▶ **Work to be completed**
In this exercise, every entry is to be copied exactly.

::::::::::

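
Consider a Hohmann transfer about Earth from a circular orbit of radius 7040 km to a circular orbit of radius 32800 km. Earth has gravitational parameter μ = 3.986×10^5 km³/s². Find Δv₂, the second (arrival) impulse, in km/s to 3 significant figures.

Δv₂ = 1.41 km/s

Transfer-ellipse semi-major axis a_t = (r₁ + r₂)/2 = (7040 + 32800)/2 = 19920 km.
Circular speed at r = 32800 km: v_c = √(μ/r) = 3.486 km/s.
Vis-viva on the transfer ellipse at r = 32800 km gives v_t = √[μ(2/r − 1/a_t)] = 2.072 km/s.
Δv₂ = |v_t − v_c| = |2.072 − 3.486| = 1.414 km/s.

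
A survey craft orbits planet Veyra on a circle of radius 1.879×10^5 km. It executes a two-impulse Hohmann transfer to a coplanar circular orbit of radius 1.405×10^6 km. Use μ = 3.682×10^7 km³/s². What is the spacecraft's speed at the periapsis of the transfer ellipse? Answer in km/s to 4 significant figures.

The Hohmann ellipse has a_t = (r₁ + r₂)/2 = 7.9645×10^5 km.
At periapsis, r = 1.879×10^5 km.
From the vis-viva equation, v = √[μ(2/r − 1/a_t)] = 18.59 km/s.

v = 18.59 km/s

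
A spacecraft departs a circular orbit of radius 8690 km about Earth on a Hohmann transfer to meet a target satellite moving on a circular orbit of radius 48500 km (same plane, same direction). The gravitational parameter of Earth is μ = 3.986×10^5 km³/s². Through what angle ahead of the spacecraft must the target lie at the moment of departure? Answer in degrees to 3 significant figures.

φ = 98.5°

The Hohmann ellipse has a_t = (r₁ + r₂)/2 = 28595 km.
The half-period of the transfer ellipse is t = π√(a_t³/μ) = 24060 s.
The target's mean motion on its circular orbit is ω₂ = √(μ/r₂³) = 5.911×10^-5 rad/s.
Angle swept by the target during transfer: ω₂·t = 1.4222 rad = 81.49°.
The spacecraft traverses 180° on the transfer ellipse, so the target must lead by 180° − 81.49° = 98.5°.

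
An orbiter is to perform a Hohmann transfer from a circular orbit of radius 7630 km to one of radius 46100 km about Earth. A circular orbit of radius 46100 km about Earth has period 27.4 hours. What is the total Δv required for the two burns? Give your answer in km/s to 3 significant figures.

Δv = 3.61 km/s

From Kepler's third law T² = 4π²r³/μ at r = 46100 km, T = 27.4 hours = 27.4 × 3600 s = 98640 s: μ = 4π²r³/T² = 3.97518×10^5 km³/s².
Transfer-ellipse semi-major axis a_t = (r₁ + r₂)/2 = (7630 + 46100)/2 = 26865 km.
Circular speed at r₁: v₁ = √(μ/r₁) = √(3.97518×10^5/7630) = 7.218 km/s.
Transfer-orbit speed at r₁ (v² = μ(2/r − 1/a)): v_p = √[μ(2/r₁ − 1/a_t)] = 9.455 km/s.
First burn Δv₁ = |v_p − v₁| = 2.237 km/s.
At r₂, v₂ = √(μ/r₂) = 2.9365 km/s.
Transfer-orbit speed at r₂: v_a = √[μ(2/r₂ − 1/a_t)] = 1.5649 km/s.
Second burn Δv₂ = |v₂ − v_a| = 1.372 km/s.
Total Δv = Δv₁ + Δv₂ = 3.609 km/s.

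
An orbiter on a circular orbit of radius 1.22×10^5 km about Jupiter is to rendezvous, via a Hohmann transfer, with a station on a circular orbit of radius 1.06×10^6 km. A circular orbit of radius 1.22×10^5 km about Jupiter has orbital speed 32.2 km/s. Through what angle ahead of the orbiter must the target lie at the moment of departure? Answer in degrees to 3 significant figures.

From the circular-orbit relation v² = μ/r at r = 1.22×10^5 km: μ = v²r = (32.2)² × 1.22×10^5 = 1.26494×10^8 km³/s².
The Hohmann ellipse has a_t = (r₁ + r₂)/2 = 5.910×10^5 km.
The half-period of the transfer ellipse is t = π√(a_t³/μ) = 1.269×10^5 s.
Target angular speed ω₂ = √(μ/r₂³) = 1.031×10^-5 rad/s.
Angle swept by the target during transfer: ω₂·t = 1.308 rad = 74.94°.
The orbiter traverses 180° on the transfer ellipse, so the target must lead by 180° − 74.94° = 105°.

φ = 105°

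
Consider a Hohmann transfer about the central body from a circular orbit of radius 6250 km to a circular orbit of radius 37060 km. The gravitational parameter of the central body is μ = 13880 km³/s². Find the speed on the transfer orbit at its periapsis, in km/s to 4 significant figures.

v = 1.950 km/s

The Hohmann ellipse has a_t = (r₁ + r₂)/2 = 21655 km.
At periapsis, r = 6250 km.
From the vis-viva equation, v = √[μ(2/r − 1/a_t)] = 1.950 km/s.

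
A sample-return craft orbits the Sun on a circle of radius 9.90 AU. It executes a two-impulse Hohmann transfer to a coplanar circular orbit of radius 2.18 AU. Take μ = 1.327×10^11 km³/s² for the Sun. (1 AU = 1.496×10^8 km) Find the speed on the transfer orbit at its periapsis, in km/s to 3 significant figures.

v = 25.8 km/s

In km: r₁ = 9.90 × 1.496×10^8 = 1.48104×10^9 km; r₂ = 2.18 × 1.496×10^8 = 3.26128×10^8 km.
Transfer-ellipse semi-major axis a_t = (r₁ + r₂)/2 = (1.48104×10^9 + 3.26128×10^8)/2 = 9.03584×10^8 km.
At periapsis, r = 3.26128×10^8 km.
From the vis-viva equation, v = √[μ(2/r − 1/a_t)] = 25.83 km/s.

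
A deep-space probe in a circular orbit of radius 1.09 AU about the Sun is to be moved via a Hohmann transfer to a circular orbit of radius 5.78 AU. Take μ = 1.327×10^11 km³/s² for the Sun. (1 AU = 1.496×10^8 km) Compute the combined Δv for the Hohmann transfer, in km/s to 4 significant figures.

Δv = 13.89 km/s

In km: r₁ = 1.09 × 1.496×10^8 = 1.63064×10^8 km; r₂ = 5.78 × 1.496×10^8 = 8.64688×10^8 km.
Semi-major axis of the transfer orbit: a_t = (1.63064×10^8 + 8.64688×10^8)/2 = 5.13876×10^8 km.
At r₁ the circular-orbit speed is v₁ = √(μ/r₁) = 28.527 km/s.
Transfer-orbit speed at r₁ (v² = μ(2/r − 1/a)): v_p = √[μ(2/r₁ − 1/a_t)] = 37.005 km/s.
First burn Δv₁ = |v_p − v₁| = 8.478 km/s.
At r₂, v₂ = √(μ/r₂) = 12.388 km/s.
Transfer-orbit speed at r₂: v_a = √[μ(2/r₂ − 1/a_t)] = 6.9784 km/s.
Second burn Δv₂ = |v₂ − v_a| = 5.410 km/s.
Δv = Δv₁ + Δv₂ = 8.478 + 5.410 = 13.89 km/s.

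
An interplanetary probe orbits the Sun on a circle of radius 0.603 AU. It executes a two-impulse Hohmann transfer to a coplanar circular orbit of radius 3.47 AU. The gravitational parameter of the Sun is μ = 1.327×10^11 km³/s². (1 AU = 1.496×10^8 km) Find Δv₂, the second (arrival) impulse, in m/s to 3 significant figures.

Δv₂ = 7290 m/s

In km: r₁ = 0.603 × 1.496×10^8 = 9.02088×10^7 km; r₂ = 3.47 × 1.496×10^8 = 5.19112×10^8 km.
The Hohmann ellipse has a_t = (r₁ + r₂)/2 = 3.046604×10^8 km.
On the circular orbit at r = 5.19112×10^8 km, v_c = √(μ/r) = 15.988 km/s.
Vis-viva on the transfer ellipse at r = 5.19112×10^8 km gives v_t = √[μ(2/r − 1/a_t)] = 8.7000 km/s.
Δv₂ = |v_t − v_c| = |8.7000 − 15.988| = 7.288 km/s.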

::::::::::

▶ **Output for this task**
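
Consider a Hohmann transfer about Earth from a circular orbit of radius 7040 km to a circular orbit of radius 32800 km. Earth has gravitational parameter μ = 3.986×10^5 km³/s². Find Δv₂, the second (arrival) impulse, in km/s to 3 significant figures.

Δv₂ = 1.41 km/s

Transfer-ellipse semi-major axis a_t = (r₁ + r₂)/2 = (7040 + 32800)/2 = 19920 km.
Circular speed at r = 32800 km: v_c = √(μ/r) = 3.486 km/s.
Vis-viva on the transfer ellipse at r = 32800 km gives v_t = √[μ(2/r − 1/a_t)] = 2.072 km/s.
Δv₂ = |v_t − v_c| = |2.072 − 3.486| = 1.414 km/s.

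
A survey craft orbits planet Veyra on a circle of radius 1.879×10^5 km. It executes a two-impulse Hohmann transfer to a coplanar circular orbit of radius 1.405×10^6 km. Use μ = 3.682×10^7 km³/s². What is the spacecraft's speed at the periapsis of the transfer ellipse? Answer in km/s to 4 significant figures.

The Hohmann ellipse has a_t = (r₁ + r₂)/2 = 7.9645×10^5 km.
At periapsis, r = 1.879×10^5 km.
From the vis-viva equation, v = √[μ(2/r − 1/a_t)] = 18.59 km/s.

v = 18.59 km/s

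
A spacecraft departs a circular orbit of radius 8690 km about Earth on a Hohmann transfer to meet a target satellite moving on a circular orbit of radius 48500 km (same plane, same direction). The gravitational parameter of Earth is μ = 3.986×10^5 km³/s². Through what angle ahead of the spacecraft must the target lie at the moment of departure? Answer in degrees to 3 significant figures.

φ = 98.5°

The Hohmann ellipse has a_t = (r₁ + r₂)/2 = 28595 km.
The half-period of the transfer ellipse is t = π√(a_t³/μ) = 24060 s.
The target's mean motion on its circular orbit is ω₂ = √(μ/r₂³) = 5.911×10^-5 rad/s.
Angle swept by the target during transfer: ω₂·t = 1.4222 rad = 81.49°.
The spacecraft traverses 180° on the transfer ellipse, so the target must lead by 180° − 81.49° = 98.5°.

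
An orbiter is to perform a Hohmann transfer from a circular orbit of radius 7630 km to one of radius 46100 km about Earth. A circular orbit of radius 46100 km about Earth has period 27.4 hours. What is the total Δv required for the two burns? Give your answer in km/s to 3 significant figures.

Δv = 3.61 km/s

From Kepler's third law T² = 4π²r³/μ at r = 46100 km, T = 27.4 hours = 27.4 × 3600 s = 98640 s: μ = 4π²r³/T² = 3.97518×10^5 km³/s².
Transfer-ellipse semi-major axis a_t = (r₁ + r₂)/2 = (7630 + 46100)/2 = 26865 km.
Circular speed at r₁: v₁ = √(μ/r₁) = √(3.97518×10^5/7630) = 7.218 km/s.
Transfer-orbit speed at r₁ (v² = μ(2/r − 1/a)): v_p = √[μ(2/r₁ − 1/a_t)] = 9.455 km/s.
First burn Δv₁ = |v_p − v₁| = 2.237 km/s.
At r₂, v₂ = √(μ/r₂) = 2.9365 km/s.
Transfer-orbit speed at r₂: v_a = √[μ(2/r₂ − 1/a_t)] = 1.5649 km/s.
Second burn Δv₂ = |v₂ − v_a| = 1.372 km/s.
Total Δv = Δv₁ + Δv₂ = 3.609 km/s.

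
An orbiter on a circular orbit of radius 1.22×10^5 km about Jupiter is to rendezvous, via a Hohmann transfer, with a station on a circular orbit of radius 1.06×10^6 km. A circular orbit of radius 1.22×10^5 km about Jupiter has orbital speed 32.2 km/s. Through what angle ahead of the orbiter must the target lie at the moment of departure? Answer in degrees to 3 significant figures.

From the circular-orbit relation v² = μ/r at r = 1.22×10^5 km: μ = v²r = (32.2)² × 1.22×10^5 = 1.26494×10^8 km³/s².
The Hohmann ellipse has a_t = (r₁ + r₂)/2 = 5.910×10^5 km.
The half-period of the transfer ellipse is t = π√(a_t³/μ) = 1.269×10^5 s.
Target angular speed ω₂ = √(μ/r₂³) = 1.031×10^-5 rad/s.
Angle swept by the target during transfer: ω₂·t = 1.308 rad = 74.94°.
The orbiter traverses 180° on the transfer ellipse, so the target must lead by 180° − 74.94° = 105°.

φ = 105°

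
Consider a Hohmann transfer about the central body from a circular orbit of radius 6250 km to a circular orbit of radius 37060 km. The gravitational parameter of the central body is μ = 13880 km³/s². Find the speed on the transfer orbit at its periapsis, in km/s to 4 significant figures.

v = 1.950 km/s

The Hohmann ellipse has a_t = (r₁ + r₂)/2 = 21655 km.
At periapsis, r = 6250 km.
From the vis-viva equation, v = √[μ(2/r − 1/a_t)] = 1.950 km/s.

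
A sample-return craft orbits the Sun on a circle of radius 9.90 AU. It executes a two-impulse Hohmann transfer to a coplanar circular orbit of radius 2.18 AU. Take μ = 1.327×10^11 km³/s² for the Sun. (1 AU = 1.496×10^8 km) Find the speed on the transfer orbit at its periapsis, in km/s to 3 significant figures.

v = 25.8 km/s

In km: r₁ = 9.90 × 1.496×10^8 = 1.48104×10^9 km; r₂ = 2.18 × 1.496×10^8 = 3.26128×10^8 km.
Transfer-ellipse semi-major axis a_t = (r₁ + r₂)/2 = (1.48104×10^9 + 3.26128×10^8)/2 = 9.03584×10^8 km.
At periapsis, r = 3.26128×10^8 km.
From the vis-viva equation, v = √[μ(2/r − 1/a_t)] = 25.83 km/s.

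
A deep-space probe in a circular orbit of radius 1.09 AU about the Sun is to be moved via a Hohmann transfer to a circular orbit of radius 5.78 AU. Take μ = 1.327×10^11 km³/s² for the Sun. (1 AU = 1.496×10^8 km) Compute the combined Δv for the Hohmann transfer, in km/s to 4 significant figures.

Δv = 13.89 km/s

In km: r₁ = 1.09 × 1.496×10^8 = 1.63064×10^8 km; r₂ = 5.78 × 1.496×10^8 = 8.64688×10^8 km.
Semi-major axis of the transfer orbit: a_t = (1.63064×10^8 + 8.64688×10^8)/2 = 5.13876×10^8 km.
At r₁ the circular-orbit speed is v₁ = √(μ/r₁) = 28.527 km/s.
Transfer-orbit speed at r₁ (v² = μ(2/r − 1/a)): v_p = √[μ(2/r₁ − 1/a_t)] = 37.005 km/s.
First burn Δv₁ = |v_p − v₁| = 8.478 km/s.
At r₂, v₂ = √(μ/r₂) = 12.388 km/s.
Transfer-orbit speed at r₂: v_a = √[μ(2/r₂ − 1/a_t)] = 6.9784 km/s.
Second burn Δv₂ = |v₂ − v_a| = 5.410 km/s.
Δv = Δv₁ + Δv₂ = 8.478 + 5.410 = 13.89 km/s.

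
An interplanetary probe orbits the Sun on a circle of radius 0.603 AU. It executes a two-impulse Hohmann transfer to a coplanar circular orbit of radius 3.47 AU. The gravitational parameter of the Sun is μ = 1.327×10^11 km³/s². (1 AU = 1.496×10^8 km) Find Δv₂, the second (arrival) impulse, in m/s to 3 significant figures.

Δv₂ = 7290 m/s

In km: r₁ = 0.603 × 1.496×10^8 = 9.02088×10^7 km; r₂ = 3.47 × 1.496×10^8 = 5.19112×10^8 km.
The Hohmann ellipse has a_t = (r₁ + r₂)/2 = 3.046604×10^8 km.
On the circular orbit at r = 5.19112×10^8 km, v_c = √(μ/r) = 15.988 km/s.
Vis-viva on the transfer ellipse at r = 5.19112×10^8 km gives v_t = √[μ(2/r − 1/a_t)] = 8.7000 km/s.
Δv₂ = |v_t − v_c| = |8.7000 − 15.988| = 7.288 km/s.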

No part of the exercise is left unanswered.